Data listing Start Marker
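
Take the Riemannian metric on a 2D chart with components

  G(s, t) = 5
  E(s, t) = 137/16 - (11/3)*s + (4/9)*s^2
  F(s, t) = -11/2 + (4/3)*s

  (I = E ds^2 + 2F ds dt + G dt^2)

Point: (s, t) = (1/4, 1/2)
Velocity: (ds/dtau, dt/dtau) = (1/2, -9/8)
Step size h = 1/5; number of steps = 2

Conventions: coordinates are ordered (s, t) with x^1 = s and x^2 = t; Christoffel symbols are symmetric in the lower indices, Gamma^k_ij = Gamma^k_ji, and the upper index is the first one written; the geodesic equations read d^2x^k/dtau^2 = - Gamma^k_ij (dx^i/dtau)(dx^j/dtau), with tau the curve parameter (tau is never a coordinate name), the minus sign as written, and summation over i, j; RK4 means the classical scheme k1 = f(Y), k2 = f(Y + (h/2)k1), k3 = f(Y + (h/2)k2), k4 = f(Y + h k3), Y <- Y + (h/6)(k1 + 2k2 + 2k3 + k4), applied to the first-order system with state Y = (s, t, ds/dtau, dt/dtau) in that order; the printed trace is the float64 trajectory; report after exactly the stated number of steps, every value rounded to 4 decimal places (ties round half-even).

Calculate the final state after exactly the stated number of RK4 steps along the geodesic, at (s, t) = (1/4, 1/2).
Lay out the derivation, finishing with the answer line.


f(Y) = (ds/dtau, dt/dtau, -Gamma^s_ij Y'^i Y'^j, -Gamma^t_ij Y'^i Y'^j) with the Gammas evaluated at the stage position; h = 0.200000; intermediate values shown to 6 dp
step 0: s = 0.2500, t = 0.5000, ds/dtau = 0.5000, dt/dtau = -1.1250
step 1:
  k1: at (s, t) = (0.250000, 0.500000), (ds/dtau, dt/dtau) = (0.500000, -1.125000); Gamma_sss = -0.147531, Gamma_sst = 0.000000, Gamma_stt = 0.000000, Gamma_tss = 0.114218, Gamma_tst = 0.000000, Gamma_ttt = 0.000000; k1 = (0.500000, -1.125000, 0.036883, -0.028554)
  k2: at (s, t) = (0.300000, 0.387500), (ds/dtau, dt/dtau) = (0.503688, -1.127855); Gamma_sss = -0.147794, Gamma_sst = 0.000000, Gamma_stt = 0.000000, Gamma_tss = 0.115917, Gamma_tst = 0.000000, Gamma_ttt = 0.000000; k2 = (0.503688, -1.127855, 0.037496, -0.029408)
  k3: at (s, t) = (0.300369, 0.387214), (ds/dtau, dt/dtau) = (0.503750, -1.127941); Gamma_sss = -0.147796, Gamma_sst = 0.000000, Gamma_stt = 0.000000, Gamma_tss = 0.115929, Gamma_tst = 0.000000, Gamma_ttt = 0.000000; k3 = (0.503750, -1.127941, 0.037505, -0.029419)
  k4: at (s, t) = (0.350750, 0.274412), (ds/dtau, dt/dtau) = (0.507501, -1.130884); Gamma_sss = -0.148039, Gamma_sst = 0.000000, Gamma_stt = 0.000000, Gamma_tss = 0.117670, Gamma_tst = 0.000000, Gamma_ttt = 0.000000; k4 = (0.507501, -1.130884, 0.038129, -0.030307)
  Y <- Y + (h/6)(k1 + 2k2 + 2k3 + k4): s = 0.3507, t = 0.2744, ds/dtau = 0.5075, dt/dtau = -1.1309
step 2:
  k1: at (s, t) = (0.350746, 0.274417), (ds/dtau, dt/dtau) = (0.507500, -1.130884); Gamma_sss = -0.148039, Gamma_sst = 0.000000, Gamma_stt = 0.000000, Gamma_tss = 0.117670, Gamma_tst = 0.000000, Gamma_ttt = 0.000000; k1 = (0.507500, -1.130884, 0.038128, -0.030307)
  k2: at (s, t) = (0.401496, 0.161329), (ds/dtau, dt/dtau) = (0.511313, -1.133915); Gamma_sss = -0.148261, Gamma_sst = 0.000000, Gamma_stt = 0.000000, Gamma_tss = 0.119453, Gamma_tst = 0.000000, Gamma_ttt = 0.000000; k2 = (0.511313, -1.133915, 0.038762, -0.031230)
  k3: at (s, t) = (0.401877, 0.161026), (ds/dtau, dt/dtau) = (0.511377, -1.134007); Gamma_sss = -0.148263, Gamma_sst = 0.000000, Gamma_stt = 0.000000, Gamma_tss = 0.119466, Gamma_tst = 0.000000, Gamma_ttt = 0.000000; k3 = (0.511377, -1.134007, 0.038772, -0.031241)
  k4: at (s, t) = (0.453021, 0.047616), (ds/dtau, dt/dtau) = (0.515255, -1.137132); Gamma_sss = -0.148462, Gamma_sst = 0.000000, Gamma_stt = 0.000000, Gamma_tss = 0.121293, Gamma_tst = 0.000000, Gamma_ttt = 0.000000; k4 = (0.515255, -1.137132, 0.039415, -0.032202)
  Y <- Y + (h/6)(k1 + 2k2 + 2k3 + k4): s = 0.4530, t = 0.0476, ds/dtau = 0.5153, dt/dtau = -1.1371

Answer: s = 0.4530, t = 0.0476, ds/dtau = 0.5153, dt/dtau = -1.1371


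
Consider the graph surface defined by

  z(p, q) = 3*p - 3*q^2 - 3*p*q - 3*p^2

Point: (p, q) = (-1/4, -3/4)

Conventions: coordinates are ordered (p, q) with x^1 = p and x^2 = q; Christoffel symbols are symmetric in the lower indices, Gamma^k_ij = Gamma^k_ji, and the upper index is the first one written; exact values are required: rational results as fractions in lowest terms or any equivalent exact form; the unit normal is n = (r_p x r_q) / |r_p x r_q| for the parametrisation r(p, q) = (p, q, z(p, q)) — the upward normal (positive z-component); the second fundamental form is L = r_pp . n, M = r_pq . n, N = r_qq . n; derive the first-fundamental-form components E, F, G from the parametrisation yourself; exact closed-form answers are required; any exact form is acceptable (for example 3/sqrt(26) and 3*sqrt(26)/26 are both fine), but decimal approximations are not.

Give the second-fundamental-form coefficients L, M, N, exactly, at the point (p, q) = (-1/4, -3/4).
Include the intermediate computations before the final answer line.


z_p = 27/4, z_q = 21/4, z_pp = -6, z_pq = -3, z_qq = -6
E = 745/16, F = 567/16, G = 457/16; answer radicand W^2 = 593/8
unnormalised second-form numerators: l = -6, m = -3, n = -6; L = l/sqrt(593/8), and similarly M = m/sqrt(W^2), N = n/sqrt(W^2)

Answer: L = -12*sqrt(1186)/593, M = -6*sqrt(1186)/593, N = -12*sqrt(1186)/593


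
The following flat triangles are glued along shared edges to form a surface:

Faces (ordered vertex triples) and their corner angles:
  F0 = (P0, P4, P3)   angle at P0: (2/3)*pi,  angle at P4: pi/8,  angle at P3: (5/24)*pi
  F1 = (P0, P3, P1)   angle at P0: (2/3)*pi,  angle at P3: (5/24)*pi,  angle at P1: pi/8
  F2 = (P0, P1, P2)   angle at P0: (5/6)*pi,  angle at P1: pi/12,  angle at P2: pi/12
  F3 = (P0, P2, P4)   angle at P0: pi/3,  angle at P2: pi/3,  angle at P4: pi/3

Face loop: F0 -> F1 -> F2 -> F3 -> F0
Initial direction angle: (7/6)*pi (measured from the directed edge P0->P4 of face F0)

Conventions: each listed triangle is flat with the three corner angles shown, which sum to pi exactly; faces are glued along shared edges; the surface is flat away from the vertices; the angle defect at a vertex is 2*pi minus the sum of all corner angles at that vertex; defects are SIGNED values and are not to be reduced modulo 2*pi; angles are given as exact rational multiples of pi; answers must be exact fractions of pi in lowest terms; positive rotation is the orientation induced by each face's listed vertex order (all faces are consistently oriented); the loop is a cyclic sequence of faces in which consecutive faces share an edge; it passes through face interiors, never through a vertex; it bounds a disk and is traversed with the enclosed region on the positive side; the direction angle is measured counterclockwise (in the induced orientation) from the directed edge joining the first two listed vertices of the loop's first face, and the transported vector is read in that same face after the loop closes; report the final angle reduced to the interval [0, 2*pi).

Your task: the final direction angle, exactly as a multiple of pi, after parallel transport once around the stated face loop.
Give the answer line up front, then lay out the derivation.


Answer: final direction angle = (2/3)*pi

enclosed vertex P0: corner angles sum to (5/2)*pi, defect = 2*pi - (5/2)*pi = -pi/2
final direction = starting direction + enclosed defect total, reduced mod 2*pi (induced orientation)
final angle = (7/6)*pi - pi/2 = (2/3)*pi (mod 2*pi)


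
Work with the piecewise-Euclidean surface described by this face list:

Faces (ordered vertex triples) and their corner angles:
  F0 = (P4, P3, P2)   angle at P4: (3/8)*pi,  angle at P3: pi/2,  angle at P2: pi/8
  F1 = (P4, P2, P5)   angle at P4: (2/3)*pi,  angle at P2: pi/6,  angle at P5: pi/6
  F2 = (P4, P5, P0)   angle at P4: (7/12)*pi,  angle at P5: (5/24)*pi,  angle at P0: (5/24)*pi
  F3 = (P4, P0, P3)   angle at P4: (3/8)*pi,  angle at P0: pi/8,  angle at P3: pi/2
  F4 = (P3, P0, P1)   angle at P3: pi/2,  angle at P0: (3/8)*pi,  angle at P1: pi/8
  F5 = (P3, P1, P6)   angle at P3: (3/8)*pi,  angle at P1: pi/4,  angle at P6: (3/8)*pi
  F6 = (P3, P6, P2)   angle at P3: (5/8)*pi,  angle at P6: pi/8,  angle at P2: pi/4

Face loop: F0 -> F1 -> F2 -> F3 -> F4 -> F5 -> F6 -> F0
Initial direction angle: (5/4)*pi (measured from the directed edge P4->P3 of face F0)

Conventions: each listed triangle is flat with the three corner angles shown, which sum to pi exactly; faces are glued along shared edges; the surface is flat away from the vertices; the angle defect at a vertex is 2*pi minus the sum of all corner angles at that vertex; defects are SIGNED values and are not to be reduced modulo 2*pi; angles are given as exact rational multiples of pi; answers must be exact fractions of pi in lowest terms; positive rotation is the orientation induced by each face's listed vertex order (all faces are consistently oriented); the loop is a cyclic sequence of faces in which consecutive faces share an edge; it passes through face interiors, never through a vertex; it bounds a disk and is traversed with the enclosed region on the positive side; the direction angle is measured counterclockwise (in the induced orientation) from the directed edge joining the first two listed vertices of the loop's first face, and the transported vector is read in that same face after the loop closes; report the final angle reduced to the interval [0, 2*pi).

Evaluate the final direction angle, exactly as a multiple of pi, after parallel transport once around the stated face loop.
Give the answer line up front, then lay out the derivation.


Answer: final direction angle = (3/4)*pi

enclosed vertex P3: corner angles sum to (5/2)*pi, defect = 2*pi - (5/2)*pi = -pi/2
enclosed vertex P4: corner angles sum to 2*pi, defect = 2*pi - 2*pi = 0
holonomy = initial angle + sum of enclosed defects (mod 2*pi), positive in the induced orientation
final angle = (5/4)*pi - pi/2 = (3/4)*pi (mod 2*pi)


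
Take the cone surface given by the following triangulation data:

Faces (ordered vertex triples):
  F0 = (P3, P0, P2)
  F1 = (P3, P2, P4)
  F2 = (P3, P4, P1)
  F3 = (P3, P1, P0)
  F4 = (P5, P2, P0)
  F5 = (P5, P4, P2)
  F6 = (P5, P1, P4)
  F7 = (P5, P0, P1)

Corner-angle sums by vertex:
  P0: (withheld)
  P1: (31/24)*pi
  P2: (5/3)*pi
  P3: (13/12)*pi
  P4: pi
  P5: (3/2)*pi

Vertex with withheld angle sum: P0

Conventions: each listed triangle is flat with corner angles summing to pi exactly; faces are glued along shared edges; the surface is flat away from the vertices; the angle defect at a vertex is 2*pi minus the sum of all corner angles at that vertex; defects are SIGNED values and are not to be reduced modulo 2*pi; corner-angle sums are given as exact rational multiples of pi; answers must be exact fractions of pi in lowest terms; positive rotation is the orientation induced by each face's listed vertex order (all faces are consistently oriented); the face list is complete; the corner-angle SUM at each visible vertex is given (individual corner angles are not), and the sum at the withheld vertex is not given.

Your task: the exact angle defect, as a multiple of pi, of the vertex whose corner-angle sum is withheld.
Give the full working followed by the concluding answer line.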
Data listing End Marker
— Instructions to follow —
In the lines above, spot each one that contains the word "around" and copy it.

— Answer to this task —
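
Your task: the final direction angle, exactly as a multiple of pi, after parallel transport once around the stated face loop.
Evaluate the final direction angle, exactly as a multiple of pi, after parallel transport once around the stated face loop.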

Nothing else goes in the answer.